_Problem description_: Everything from the line with "A surface dips" to the end of the data below must be returned exactly as it is, and nothing besides.

_Dataset records_:
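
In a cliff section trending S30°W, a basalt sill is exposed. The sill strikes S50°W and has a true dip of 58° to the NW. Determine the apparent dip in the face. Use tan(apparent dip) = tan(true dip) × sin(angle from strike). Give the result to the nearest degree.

Angle between strike (S50°W) and section (S30°W): β = 20°.
tan α = tan 58° × sin 20° = 1.6003 × 0.3420 = 0.5473
apparent dip = arctan 0.5473 = 28.69°

29°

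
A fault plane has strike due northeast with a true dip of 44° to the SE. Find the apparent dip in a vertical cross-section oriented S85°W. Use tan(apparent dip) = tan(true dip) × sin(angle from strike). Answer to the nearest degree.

The strike is due northeast and the section trends S85°W; the acute angle between them is β = 40°.
tan(apparent dip) = tan 44° · sin 40° = 0.6207
apparent dip = arctan 0.6207 = 31.83°

32°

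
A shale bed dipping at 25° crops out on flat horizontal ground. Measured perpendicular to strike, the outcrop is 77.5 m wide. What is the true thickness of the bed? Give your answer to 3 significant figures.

32.8 m

True thickness t = w · sin(dip) = 77.5 × sin 25°
t = 77.5 × 0.4226 = 32.753 m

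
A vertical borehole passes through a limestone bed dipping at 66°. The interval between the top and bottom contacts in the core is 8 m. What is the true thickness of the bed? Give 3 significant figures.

True thickness t = h · cos(dip) = 8 × cos 66°
t = 8 × 0.4067 = 3.254 m

3.25 m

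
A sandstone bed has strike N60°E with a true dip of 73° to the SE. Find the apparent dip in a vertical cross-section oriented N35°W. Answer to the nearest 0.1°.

72.9°

Angle between strike (N60°E) and section (N35°W): β = 85°.
tan(apparent dip) = tan 73° · sin 85° = 3.2584
apparent dip = arctan 3.2584 = 72.94°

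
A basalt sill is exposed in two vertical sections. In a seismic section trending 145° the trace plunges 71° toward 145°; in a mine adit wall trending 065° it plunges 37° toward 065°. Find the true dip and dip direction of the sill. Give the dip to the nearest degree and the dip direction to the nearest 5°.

true dip 71°, dip direction 140°

The two traces are lines in the plane: v₁ = (sin 145°·cos 71°, cos 145°·cos 71°, −sin 71°), v₂ = (sin 65°·cos 37°, cos 65°·cos 37°, −sin 37°).
n = v₁ × v₂ = (0.480, -0.572, 0.256) (taken with n_z > 0).
Dip δ = arctan(|n_h|/n_z) = arctan(0.746/0.256) = 71.1°.
The horizontal component of n points toward azimuth atan2(n_x, n_y) = 140°, the dip direction.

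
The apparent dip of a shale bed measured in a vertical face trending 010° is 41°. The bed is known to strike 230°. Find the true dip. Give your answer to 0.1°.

The section is 40° from the strike.
tan δ = tan α / sin β = tan 41° / sin 40° = 0.8693 / 0.6428 = 1.3524
true dip = arctan 1.3524 = 53.52°

53.5°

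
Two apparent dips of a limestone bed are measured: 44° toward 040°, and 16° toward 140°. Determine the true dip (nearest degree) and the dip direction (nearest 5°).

The two traces are lines in the plane: v₁ = (sin 40°·cos 44°, cos 40°·cos 44°, −sin 44°), v₂ = (sin 140°·cos 16°, cos 140°·cos 16°, −sin 16°).
The plane normal is n = v₁ × v₂ ∝ (0.663, 0.302, 0.681).
tan δ = √(n_x²+n_y²)/n_z = 0.729/0.681, so δ = 46.9°.
Dip direction = azimuth of (n_x, n_y) = atan2(0.663, 0.302) = 66°.

true dip 47°, dip direction 065°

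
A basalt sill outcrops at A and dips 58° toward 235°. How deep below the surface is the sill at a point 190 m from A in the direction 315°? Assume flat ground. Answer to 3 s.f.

The hole lies 80° from the dip direction, so the down-dip offset is 190 × cos 80° = 32.99 m.
Depth = down-dip offset × tan(dip) = 32.99 × tan 58° = 32.99 × 1.6003
Depth = 52.80 m

52.8 m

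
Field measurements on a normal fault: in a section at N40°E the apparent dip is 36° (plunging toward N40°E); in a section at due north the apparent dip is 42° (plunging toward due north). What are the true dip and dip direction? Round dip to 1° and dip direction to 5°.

true dip 42°, dip direction 005°

Represent each trace as a vector plunging at its apparent dip toward its trend (east-north-up frame): v₁ = (0.520, 0.620, -0.588), v₂ = (0.000, 0.743, -0.669).
The plane normal is n = v₁ × v₂ ∝ (0.022, 0.348, 0.386).
True dip = arccos(n_z / |n|) = arccos(0.7425) = 42.1°.
The horizontal component of n points toward azimuth atan2(n_x, n_y) = 4°, the dip direction.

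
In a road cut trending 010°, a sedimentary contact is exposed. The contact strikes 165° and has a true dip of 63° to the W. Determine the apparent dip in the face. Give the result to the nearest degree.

40°

Angle between strike (165°) and section (010°): β = 25°.
tan(apparent dip) = tan 63° · sin 25° = 0.8294
α = arctan(0.8294) = 39.67°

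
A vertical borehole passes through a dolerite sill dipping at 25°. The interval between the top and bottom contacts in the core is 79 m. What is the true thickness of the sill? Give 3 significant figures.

71.6 m

True thickness t = h · cos(dip) = 79 × cos 25°
t = 79 × 0.9063 = 71.598 m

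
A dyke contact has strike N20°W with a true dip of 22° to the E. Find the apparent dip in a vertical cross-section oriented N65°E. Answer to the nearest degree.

22°

The section lies 85° from the strike.
tan(apparent dip) = tan 22° · sin 85° = 0.4025
apparent dip = arctan 0.4025 = 21.92°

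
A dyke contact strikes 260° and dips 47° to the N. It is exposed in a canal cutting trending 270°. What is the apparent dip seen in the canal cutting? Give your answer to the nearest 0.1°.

Angle between strike (260°) and section (270°): β = 10°.
tan α = tan 47° × sin 10° = 1.0724 × 0.1736 = 0.1862
α = arctan(0.1862) = 10.55°

10.5°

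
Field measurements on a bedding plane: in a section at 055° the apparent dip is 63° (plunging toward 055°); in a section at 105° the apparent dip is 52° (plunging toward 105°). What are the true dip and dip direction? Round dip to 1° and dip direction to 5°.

true dip 63°, dip direction 055°

Each apparent-dip line lies in the plane. As unit vectors (x east, y north, z up), v₁ plunges 63°→055° and v₂ plunges 52°→105°.
Cross product v₁ × v₂ gives the pole to the plane: n ∝ (0.347, 0.237, 0.214).
True dip = arccos(n_z / |n|) = arccos(0.4540) = 63.0°.
The horizontal component of n points toward azimuth atan2(n_x, n_y) = 56°, the dip direction.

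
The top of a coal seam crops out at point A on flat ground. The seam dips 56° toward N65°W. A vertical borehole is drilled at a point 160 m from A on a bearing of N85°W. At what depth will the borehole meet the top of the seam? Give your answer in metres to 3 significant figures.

223 m

The hole lies 20° from the dip direction, so the down-dip offset is 160 × cos 20° = 150.35 m.
Depth = down-dip offset × tan(dip) = 150.35 × tan 56° = 150.35 × 1.4826
Depth = 222.90 m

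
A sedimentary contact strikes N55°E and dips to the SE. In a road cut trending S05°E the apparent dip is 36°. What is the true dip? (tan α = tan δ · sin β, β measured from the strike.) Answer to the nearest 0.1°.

The section is 60° from the strike.
tan δ = tan α / sin β = tan 36° / sin 60° = 0.7265 / 0.8660 = 0.8389
true dip = arctan 0.8389 = 39.99°

40.0°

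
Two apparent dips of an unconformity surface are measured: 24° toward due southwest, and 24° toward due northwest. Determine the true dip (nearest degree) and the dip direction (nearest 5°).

true dip 32°, dip direction 270°

The two traces are lines in the plane: v₁ = (sin 225°·cos 24°, cos 225°·cos 24°, −sin 24°), v₂ = (sin 315°·cos 24°, cos 315°·cos 24°, −sin 24°).
Cross product v₁ × v₂ gives the pole to the plane: n ∝ (-0.525, -0.000, 0.835).
tan δ = √(n_x²+n_y²)/n_z = 0.525/0.835, so δ = 32.2°.
Dip direction = azimuth of (n_x, n_y) = atan2(-0.525, -0.000) = 270°.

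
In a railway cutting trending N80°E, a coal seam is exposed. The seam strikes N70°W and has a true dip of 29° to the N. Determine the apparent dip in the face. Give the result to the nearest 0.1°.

15.5°

The section lies 30° from the strike.
tan(apparent dip) = tan 29° · sin 30° = 0.2772
apparent dip = arctan 0.2772 = 15.49°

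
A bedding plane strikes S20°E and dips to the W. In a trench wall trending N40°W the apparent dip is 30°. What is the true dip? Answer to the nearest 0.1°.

The section is 20° from the strike.
tan(true dip) = tan 30° / sin 20° = 1.6881
true dip = arctan 1.6881 = 59.36°

59.4°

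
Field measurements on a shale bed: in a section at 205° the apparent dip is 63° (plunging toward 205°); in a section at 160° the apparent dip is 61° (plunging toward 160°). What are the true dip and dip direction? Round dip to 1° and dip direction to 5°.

true dip 64°, dip direction 190°

Each apparent-dip line lies in the plane. As unit vectors (x east, y north, z up), v₁ plunges 63°→205° and v₂ plunges 61°→160°.
n = v₁ × v₂ = (-0.046, -0.316, 0.156) (taken with n_z > 0).
Dip δ = arctan(|n_h|/n_z) = arctan(0.319/0.156) = 64.0°.
Dip direction = atan2(-0.046, -0.316) = 188° (azimuth of n's horizontal projection).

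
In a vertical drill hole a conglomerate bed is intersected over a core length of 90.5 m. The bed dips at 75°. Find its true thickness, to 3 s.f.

23.4 m

True thickness t = h · cos(dip) = 90.5 × cos 75°
t = 90.5 × 0.2588 = 23.423 m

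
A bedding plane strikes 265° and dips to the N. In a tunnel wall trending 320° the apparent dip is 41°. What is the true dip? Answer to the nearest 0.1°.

The section is 55° from the strike.
tan δ = tan α / sin β = tan 41° / sin 55° = 0.8693 / 0.8192 = 1.0612
δ = arctan(1.0612) = 46.70°

46.7°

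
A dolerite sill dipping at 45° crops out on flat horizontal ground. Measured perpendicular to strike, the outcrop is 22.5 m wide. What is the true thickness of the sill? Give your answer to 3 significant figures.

15.9 m

True thickness t = w · sin(dip) = 22.5 × sin 45°
t = 22.5 × 0.7071 = 15.910 m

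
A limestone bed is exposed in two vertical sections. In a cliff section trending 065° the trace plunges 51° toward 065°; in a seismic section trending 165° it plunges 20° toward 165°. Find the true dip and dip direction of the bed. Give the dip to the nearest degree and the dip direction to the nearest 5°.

true dip 54°, dip direction 090°

Represent each trace as a vector plunging at its apparent dip toward its trend (east-north-up frame): v₁ = (0.570, 0.266, -0.777), v₂ = (0.243, -0.908, -0.342).
The plane normal is n = v₁ × v₂ ∝ (0.796, -0.006, 0.582).
tan δ = √(n_x²+n_y²)/n_z = 0.796/0.582, so δ = 53.8°.
The horizontal component of n points toward azimuth atan2(n_x, n_y) = 90°, the dip direction.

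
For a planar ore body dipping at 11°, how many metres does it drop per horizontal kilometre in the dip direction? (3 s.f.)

drop per km = 1000 × tan 11° = 1000 × 0.1944

194 m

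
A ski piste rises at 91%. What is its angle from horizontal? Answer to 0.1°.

42.3°

tan θ = 91/100 = 0.9100
θ = arctan(0.9100) = 42.30°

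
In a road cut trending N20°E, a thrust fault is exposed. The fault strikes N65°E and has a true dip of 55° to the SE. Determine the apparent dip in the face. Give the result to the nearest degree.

The section lies 45° from the strike.
tan(apparent dip) = tan 55° · sin 45° = 1.0099
α = arctan(1.0099) = 45.28°

45°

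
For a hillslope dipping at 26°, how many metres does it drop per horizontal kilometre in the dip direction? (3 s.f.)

drop per km = 1000 × tan 26° = 1000 × 0.4877

488 m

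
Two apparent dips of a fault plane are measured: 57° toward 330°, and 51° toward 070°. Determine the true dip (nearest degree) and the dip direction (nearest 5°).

Represent each trace as a vector plunging at its apparent dip toward its trend (east-north-up frame): v₁ = (-0.272, 0.472, -0.839), v₂ = (0.591, 0.215, -0.777).
Cross product v₁ × v₂ gives the pole to the plane: n ∝ (0.186, 0.708, 0.338).
Dip δ = arctan(|n_h|/n_z) = arctan(0.732/0.338) = 65.2°.
Dip direction = atan2(0.186, 0.708) = 15° (azimuth of n's horizontal projection).

true dip 65°, dip direction 015°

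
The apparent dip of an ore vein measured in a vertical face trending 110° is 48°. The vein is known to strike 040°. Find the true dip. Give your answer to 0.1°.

49.8°

The section is 70° from the strike.
tan δ = tan α / sin β = tan 48° / sin 70° = 1.1106 / 0.9397 = 1.1819
true dip = arctan 1.1819 = 49.77°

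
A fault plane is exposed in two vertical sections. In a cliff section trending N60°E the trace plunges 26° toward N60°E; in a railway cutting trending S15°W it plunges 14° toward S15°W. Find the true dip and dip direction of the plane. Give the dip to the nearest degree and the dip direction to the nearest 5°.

true dip 44°, dip direction 120°

The two traces are lines in the plane: v₁ = (sin 60°·cos 26°, cos 60°·cos 26°, −sin 26°), v₂ = (sin 195°·cos 14°, cos 195°·cos 14°, −sin 14°).
The plane normal is n = v₁ × v₂ ∝ (0.520, -0.298, 0.617).
True dip = arccos(n_z / |n|) = arccos(0.7172) = 44.2°.
Dip direction = atan2(0.520, -0.298) = 120° (azimuth of n's horizontal projection).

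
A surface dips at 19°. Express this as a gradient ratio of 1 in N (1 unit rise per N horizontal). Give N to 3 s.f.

1 in 2.90

1 : N means tan θ = 1/N, so N = 1/tan 19° = 1/0.3443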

_Task output_:
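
A surface dips at 19°. Express this as a gradient ratio of 1 in N (1 unit rise per N horizontal). Give N to 3 s.f.

1 in 2.90

1 : N means tan θ = 1/N, so N = 1/tan 19° = 1/0.3443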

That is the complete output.